• Records from a collection
'''

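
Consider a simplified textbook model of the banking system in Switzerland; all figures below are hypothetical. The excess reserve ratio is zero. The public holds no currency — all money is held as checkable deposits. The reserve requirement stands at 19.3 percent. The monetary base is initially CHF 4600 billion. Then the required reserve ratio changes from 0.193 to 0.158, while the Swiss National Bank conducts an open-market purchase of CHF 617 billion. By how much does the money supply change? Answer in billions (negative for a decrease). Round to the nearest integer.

Before: m₁ = 1 / (0.193) ≈ 5.18135, MB₁ = 4600, so M₁ = 5.18135 × 4600 = 23834.21 billion.
After: m₂ = 1 / (0.158) ≈ 6.32911, MB₂ = 4600 + 617 = 5217, so M₂ = 6.32911 × 5217 ≈ 33018.9669 billion.
ΔM = M₂ − M₁ = 33018.9669 − 23834.21 = 9184.7569 billion.

CHF 9185 billion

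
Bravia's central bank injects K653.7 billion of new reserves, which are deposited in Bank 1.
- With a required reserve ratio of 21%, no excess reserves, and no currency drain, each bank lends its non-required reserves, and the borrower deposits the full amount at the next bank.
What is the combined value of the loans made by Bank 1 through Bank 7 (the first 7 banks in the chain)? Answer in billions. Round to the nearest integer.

K1987 billion

Bank i lends (1 − rr)^i of the original deposit: Bank 1 lends 653.7·0.7900 = 516.4230, Bank 2 lends 653.7·0.7900² ≈ 407.9742, and so on.
Summing a geometric series: total = 653.7·[0.7900·(1 − 0.7900^7) / (1 − 0.7900)] ≈ 1986.9028 billion.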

'''

• Exercise details
The answer is to be the lines from the one holding "What is the" through the end of the data above, transcribed character for character, both ends included.

• Response
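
What is the combined value of the loans made by Bank 1 through Bank 7 (the first 7 banks in the chain)? Answer in billions. Round to the nearest integer.

K1987 billion

Bank i lends (1 − rr)^i of the original deposit: Bank 1 lends 653.7·0.7900 = 516.4230, Bank 2 lends 653.7·0.7900² ≈ 407.9742, and so on.
Summing a geometric series: total = 653.7·[0.7900·(1 − 0.7900^7) / (1 − 0.7900)] ≈ 1986.9028 billion.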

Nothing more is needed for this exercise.